● **Task statement**: Word for word, restate every line from the one with "Spot USD/CNY is" through the end of the records below, both included, and add nothing.
•••••
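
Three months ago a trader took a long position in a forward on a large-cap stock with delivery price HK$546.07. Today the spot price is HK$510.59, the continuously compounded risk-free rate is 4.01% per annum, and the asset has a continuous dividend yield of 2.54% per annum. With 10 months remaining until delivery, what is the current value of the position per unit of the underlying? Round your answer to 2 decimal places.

Current fair forward for the remaining 10 months: F = S·e^((r − q)·T), (r − q) = 0.0401 − 0.0254 = 0.0147
F = 510.59 · e^(0.0147 × 10/12) = 510.59 × 1.012325 = 516.8830
Value of long forward = (F − K)·e^(−rT) = (516.8830 − 546.07) · e^(−0.0401·10/12)
= -29.1870 × 0.967136 = -28.23

-HK$28.23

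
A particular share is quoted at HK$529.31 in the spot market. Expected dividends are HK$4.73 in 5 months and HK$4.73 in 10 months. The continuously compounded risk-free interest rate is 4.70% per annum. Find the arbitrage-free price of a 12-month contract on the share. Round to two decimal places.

HK$545.15

PV(dividends) I = 4.73·e^(−0.0470·5/12) + 4.73·e^(−0.0470·10/12)
I = 4.6383 + 4.5483 = 9.1866
F = (S − I)·e^(rT) = (529.31 − 9.1866) · e^(0.0470·12/12)
= 520.1234 · e^0.047000 = 520.1234 × 1.048122 = HK$545.15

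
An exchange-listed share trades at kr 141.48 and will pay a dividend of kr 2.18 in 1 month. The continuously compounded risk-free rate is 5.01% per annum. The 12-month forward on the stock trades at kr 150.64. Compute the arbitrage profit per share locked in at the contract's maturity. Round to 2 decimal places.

kr 4.17 per share

PV(dividends) I = 2.18·e^(−0.0501·1/12) = 2.1709
Fair forward F* = (S − I)·e^(rT) = (141.48 − 2.1709)·e^0.050100 = 139.3091 × 1.051376 = 146.4662
Market kr 150.64 > fair 146.4662: forward overpriced → cash-and-carry (borrow at r, buy the stock and collect the dividends, short the forward).
Profit at T = |F_mkt − F*| = |150.64 − 146.4662| = kr 4.17 per share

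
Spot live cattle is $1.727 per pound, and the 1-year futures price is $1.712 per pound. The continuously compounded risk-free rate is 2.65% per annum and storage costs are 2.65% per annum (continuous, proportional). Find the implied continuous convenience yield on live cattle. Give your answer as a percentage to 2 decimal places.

6.17%

F = S·e^((r+u−y)T) ⇒ (r+u−y) = ln(F/S)/T
ln(1.712/1.727) = -0.008724; /T ⇒ -0.008724
y = r + u − ln(F/S)/T = 0.0265 + 0.0265 + 0.008724 = 0.061724
y = 6.17%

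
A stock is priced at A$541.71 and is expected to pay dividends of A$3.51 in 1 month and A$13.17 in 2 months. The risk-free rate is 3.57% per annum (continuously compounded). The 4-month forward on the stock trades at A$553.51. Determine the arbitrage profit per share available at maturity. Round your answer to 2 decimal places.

PV(dividends) I = 3.51·e^(−0.0357·1/12) + 13.17·e^(−0.0357·2/12) = 16.5914
Fair forward F* = (S − I)·e^(rT) = (541.71 − 16.5914)·e^0.011900 = 525.1186 × 1.011971 = 531.4048
Market A$553.51 > fair 531.4048: forward overpriced → cash-and-carry (borrow at r, buy the stock and collect the dividends, short the forward).
Profit at T = |F_mkt − F*| = |553.51 − 531.4048| = A$22.11 per share

A$22.11 per share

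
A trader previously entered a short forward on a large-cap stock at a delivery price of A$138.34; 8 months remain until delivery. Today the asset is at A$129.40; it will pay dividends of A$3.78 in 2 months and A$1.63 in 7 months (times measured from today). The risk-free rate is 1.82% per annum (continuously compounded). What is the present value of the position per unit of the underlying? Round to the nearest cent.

PV(remaining dividends) I = 3.78·e^(−0.0182·2/12) + 1.63·e^(−0.0182·7/12) = 5.3813
Current forward F = (S − I)·e^(rT) = (129.40 − 5.3813)·e^(0.0182·8/12) = 124.0187 × 1.012207 = 125.5326
Value (long) = (F − K)·e^(−rT) = (125.5326 − 138.34) × 0.987940 = -12.6529
Short position value = −(long value) = A$12.65

A$12.65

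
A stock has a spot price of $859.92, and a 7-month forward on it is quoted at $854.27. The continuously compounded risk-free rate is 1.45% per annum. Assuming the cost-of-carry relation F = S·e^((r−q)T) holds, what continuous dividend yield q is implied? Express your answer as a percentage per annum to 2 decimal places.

From F = S·e^((r−q)T): (r − q) = ln(F/S)/T
ln(854.27/859.92) = ln(0.993430) = -0.006592
(r − q) = -0.006592 / (7/12) = -0.011301
q = r − ln(F/S)/T = 0.0145 + 0.011301 = 0.025801
q = 2.58%

2.58%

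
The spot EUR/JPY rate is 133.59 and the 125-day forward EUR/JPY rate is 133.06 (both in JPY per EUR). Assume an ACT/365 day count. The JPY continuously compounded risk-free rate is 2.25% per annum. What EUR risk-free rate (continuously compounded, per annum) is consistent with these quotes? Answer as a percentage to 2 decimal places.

3.41%

F = S·e^((r_JPY − r_EUR)T) ⇒ r_EUR = r_JPY − ln(F/S)/T
ln(133.06/133.59) = -0.003975; /(125/365) = -0.011607
r_EUR = 0.0225 + 0.011607 = 0.034107
r_EUR = 3.41%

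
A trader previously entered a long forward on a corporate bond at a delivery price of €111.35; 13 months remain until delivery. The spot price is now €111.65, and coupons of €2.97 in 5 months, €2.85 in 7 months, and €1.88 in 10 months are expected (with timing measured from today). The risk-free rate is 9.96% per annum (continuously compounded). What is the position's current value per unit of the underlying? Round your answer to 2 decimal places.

PV(remaining coupons) I = 2.97·e^(−0.0996·5/12) + 2.85·e^(−0.0996·7/12) + 1.88·e^(−0.0996·10/12) = 7.2687
Current forward F = (S − I)·e^(rT) = (111.65 − 7.2687)·e^(0.0996·13/12) = 104.3813 × 1.113936 = 116.2741
Value (long) = (F − K)·e^(−rT) = (116.2741 − 111.35) × 0.897717 = 4.4204
Value = €4.42

€4.42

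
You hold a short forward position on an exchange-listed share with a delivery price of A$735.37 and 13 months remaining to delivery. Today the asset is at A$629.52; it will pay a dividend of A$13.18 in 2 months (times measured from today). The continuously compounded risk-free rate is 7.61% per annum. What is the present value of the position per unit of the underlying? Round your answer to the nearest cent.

A$60.67

PV(remaining dividends) I = 13.18·e^(−0.0761·2/12) = 13.0139
Current forward F = (S − I)·e^(rT) = (629.52 − 13.0139)·e^(0.0761·13/12) = 616.5061 × 1.085935 = 669.4856
Value (long) = (F − K)·e^(−rT) = (669.4856 − 735.37) × 0.920865 = -60.6706
Short position value = −(long value) = A$60.67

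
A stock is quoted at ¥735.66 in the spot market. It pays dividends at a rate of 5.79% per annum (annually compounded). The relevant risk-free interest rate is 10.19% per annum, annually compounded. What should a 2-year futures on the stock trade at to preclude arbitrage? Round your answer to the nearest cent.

¥798.13

F = S · (1+r)^T / (1+q)^T
= 735.66 × 1.214184 / 1.119152 = 735.66 × 1.084914
F = ¥798.13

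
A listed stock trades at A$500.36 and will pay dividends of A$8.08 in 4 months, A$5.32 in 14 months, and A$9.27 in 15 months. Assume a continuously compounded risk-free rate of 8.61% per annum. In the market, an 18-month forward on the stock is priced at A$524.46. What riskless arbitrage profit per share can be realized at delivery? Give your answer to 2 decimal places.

PV(dividends) I = 8.08·e^(−0.0861·4/12) + 5.32·e^(−0.0861·14/12) + 9.27·e^(−0.0861·15/12) = 20.9871
Fair forward F* = (S − I)·e^(rT) = (500.36 − 20.9871)·e^0.129150 = 479.3729 × 1.137861 = 545.4597
Market A$524.46 < fair 545.4597: forward underpriced → reverse cash-and-carry (short the stock, invest proceeds at r, pay the dividends, go long the forward).
Profit at T = |F_mkt − F*| = |524.46 − 545.4597| = A$21.00 per share

A$21.00 per share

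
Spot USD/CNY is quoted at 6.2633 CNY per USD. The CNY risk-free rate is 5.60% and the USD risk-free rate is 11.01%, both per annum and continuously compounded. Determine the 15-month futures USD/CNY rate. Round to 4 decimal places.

F = S·e^((r_CNY − r_USD)T) = 6.2633 · e^((0.0560 − 0.1101) × 15/12)
= 6.2633 · e^-0.067625 = 6.2633 × 0.934611
F = 5.8537 CNY per USD

5.8537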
•••••
● **Completed task**:
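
Spot USD/CNY is quoted at 6.2633 CNY per USD. The CNY risk-free rate is 5.60% and the USD risk-free rate is 11.01%, both per annum and continuously compounded. Determine the 15-month futures USD/CNY rate. Round to 4 decimal places.

F = S·e^((r_CNY − r_USD)T) = 6.2633 · e^((0.0560 − 0.1101) × 15/12)
= 6.2633 · e^-0.067625 = 6.2633 × 0.934611
F = 5.8537 CNY per USD

5.8537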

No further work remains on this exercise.